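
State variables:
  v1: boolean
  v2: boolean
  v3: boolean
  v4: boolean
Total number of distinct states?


State space = product of domain sizes of all variables.
Domain sizes:
  v1 (boolean): 2
  v2 (boolean): 2
  v3 (boolean): 2
  v4 (boolean): 2
Product = 2 * 2 * 2 * 2 = 16

16


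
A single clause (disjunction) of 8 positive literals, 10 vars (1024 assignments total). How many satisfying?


Step 1: Total=2^10=1024
Step 2: Unsat when all 8 false: 2^2=4
Step 3: Sat=1024-4=1020

1020


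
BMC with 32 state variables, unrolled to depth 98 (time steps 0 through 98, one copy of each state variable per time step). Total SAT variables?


BMC unrolls to depth k, creating one copy of each state var for steps 0..k.
Step count = 98 + 1 = 99 (steps 0 through 98)
Vars per step = 32
Total = 32 * 99 = 3168

3168


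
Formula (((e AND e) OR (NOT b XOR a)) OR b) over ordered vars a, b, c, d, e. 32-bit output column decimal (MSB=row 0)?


Formula: (((e AND e) OR (NOT b XOR a)) OR b) over a, b, c, d, e (32 rows)
Evaluate each row (bits = a,b,c,d,e, MSB first):
  row 0 [00000]: (((0 AND 0) OR (NOT 0 XOR 0)) OR 0) -> 1
  row 1 [00001]: (((1 AND 1) OR (NOT 0 XOR 0)) OR 0) -> 1
  row 2 [00010]: (((0 AND 0) OR (NOT 0 XOR 0)) OR 0) -> 1
  row 3 [00011]: (((1 AND 1) OR (NOT 0 XOR 0)) OR 0) -> 1
  row 4 [00100]: (((0 AND 0) OR (NOT 0 XOR 0)) OR 0) -> 1
  row 5 [00101]: (((1 AND 1) OR (NOT 0 XOR 0)) OR 0) -> 1
  row 6 [00110]: (((0 AND 0) OR (NOT 0 XOR 0)) OR 0) -> 1
  row 7 [00111]: (((1 AND 1) OR (NOT 0 XOR 0)) OR 0) -> 1
  row 8 [01000]: (((0 AND 0) OR (NOT 1 XOR 0)) OR 1) -> 1
  row 9 [01001]: (((1 AND 1) OR (NOT 1 XOR 0)) OR 1) -> 1
  row 10 [01010]: (((0 AND 0) OR (NOT 1 XOR 0)) OR 1) -> 1
  row 11 [01011]: (((1 AND 1) OR (NOT 1 XOR 0)) OR 1) -> 1
  row 12 [01100]: (((0 AND 0) OR (NOT 1 XOR 0)) OR 1) -> 1
  row 13 [01101]: (((1 AND 1) OR (NOT 1 XOR 0)) OR 1) -> 1
  row 14 [01110]: (((0 AND 0) OR (NOT 1 XOR 0)) OR 1) -> 1
  row 15 [01111]: (((1 AND 1) OR (NOT 1 XOR 0)) OR 1) -> 1
  row 16 [10000]: (((0 AND 0) OR (NOT 0 XOR 1)) OR 0) -> 0
  row 17 [10001]: (((1 AND 1) OR (NOT 0 XOR 1)) OR 0) -> 1
  row 18 [10010]: (((0 AND 0) OR (NOT 0 XOR 1)) OR 0) -> 0
  row 19 [10011]: (((1 AND 1) OR (NOT 0 XOR 1)) OR 0) -> 1
  row 20 [10100]: (((0 AND 0) OR (NOT 0 XOR 1)) OR 0) -> 0
  row 21 [10101]: (((1 AND 1) OR (NOT 0 XOR 1)) OR 0) -> 1
  row 22 [10110]: (((0 AND 0) OR (NOT 0 XOR 1)) OR 0) -> 0
  row 23 [10111]: (((1 AND 1) OR (NOT 0 XOR 1)) OR 0) -> 1
  row 24 [11000]: (((0 AND 0) OR (NOT 1 XOR 1)) OR 1) -> 1
  row 25 [11001]: (((1 AND 1) OR (NOT 1 XOR 1)) OR 1) -> 1
  row 26 [11010]: (((0 AND 0) OR (NOT 1 XOR 1)) OR 1) -> 1
  row 27 [11011]: (((1 AND 1) OR (NOT 1 XOR 1)) OR 1) -> 1
  row 28 [11100]: (((0 AND 0) OR (NOT 1 XOR 1)) OR 1) -> 1
  row 29 [11101]: (((1 AND 1) OR (NOT 1 XOR 1)) OR 1) -> 1
  row 30 [11110]: (((0 AND 0) OR (NOT 1 XOR 1)) OR 1) -> 1
  row 31 [11111]: (((1 AND 1) OR (NOT 1 XOR 1)) OR 1) -> 1
Full result column, 4 rows per line (a,b,c fixed per line; d,e runs 00..11 left to right):
  rows 0-3 [a,b,c=000]: 1111  = hex F
  rows 4-7 [a,b,c=001]: 1111  = hex F
  rows 8-11 [a,b,c=010]: 1111  = hex F
  rows 12-15 [a,b,c=011]: 1111  = hex F
  rows 16-19 [a,b,c=100]: 0101  = hex 5
  rows 20-23 [a,b,c=101]: 0101  = hex 5
  rows 24-27 [a,b,c=110]: 1111  = hex F
  rows 28-31 [a,b,c=111]: 1111  = hex F
Output column (row 0 .. row 31) = 11111111111111110101010111111111
Output column grouped in 4s = 1111 1111 1111 1111 0101 0101 1111 1111 = 0xFFFF55FF
Convert to decimal digit by digit (value = value*16 + digit):
  F -> 15
  15*16 + 15 (F) = 255
  255*16 + 15 (F) = 4095
  4095*16 + 15 (F) = 65535
  65535*16 + 5 = 1048565
  1048565*16 + 5 = 16777045
  16777045*16 + 15 (F) = 268432735
  268432735*16 + 15 (F) = 4294923775
Decimal = 4294923775

4294923775


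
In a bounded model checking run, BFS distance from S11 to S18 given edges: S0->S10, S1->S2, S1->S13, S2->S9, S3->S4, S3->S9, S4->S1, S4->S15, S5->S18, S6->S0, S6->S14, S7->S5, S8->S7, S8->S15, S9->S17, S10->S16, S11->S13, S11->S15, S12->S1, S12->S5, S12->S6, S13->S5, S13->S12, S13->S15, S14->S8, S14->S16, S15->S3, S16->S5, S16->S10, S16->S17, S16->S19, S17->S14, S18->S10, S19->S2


BFS layer-by-layer from S11:
  dist 0: {S11}
  dist 1: {S13, S15}
  dist 2: {S3, S5, S12}
  dist 3: {S1, S4, S6, S9, S18}
  -> S18 reached at distance 3
Shortest path length = 3

3


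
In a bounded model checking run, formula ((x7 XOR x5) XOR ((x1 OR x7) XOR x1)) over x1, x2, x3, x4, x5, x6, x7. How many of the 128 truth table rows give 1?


Formula: ((x7 XOR x5) XOR ((x1 OR x7) XOR x1)) over 7 vars (128 rows)
Evaluate each row (x1, x2, x3, x4, x5, x6, x7 as bits, MSB first):
  row 0 [0000000]: ((0 XOR 0) XOR ((0 OR 0) XOR 0)) -> 0
  row 1 [0000001]: ((1 XOR 0) XOR ((0 OR 1) XOR 0)) -> 0
  row 2 [0000010]: ((0 XOR 0) XOR ((0 OR 0) XOR 0)) -> 0
  row 3 [0000011]: ((1 XOR 0) XOR ((0 OR 1) XOR 0)) -> 0
  row 4 [0000100]: ((0 XOR 1) XOR ((0 OR 0) XOR 0)) -> 1
  (every remaining row is evaluated the same way; all 128 results are listed next)
Full result column, 8 rows per line (x1,x2,x3,x4 fixed per line; x5,x6,x7 runs 000..111 left to right):
  rows 0-7 [x1,x2,x3,x4=0000]: 00001111  (ones: 4)
  rows 8-15 [x1,x2,x3,x4=0001]: 00001111  (ones: 4)
  rows 16-23 [x1,x2,x3,x4=0010]: 00001111  (ones: 4)
  rows 24-31 [x1,x2,x3,x4=0011]: 00001111  (ones: 4)
  rows 32-39 [x1,x2,x3,x4=0100]: 00001111  (ones: 4)
  rows 40-47 [x1,x2,x3,x4=0101]: 00001111  (ones: 4)
  rows 48-55 [x1,x2,x3,x4=0110]: 00001111  (ones: 4)
  rows 56-63 [x1,x2,x3,x4=0111]: 00001111  (ones: 4)
  rows 64-71 [x1,x2,x3,x4=1000]: 01011010  (ones: 4)
  rows 72-79 [x1,x2,x3,x4=1001]: 01011010  (ones: 4)
  rows 80-87 [x1,x2,x3,x4=1010]: 01011010  (ones: 4)
  rows 88-95 [x1,x2,x3,x4=1011]: 01011010  (ones: 4)
  rows 96-103 [x1,x2,x3,x4=1100]: 01011010  (ones: 4)
  rows 104-111 [x1,x2,x3,x4=1101]: 01011010  (ones: 4)
  rows 112-119 [x1,x2,x3,x4=1110]: 01011010  (ones: 4)
  rows 120-127 [x1,x2,x3,x4=1111]: 01011010  (ones: 4)
Count of 1-rows = 4+4+4+4+4+4+4+4+4+4+4+4+4+4+4+4 = 64

64


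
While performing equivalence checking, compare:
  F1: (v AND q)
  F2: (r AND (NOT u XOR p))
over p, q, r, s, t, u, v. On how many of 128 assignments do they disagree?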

******

Your objective: Take the line with "While performing equivalence" and every line after it in the data, and please reproduce them exactly, leaving out all other lines.

Output of the exercise:
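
While performing equivalence checking, compare:
  F1: (v AND q)
  F2: (r AND (NOT u XOR p))
over p, q, r, s, t, u, v. On how many of 128 assignments do they disagree?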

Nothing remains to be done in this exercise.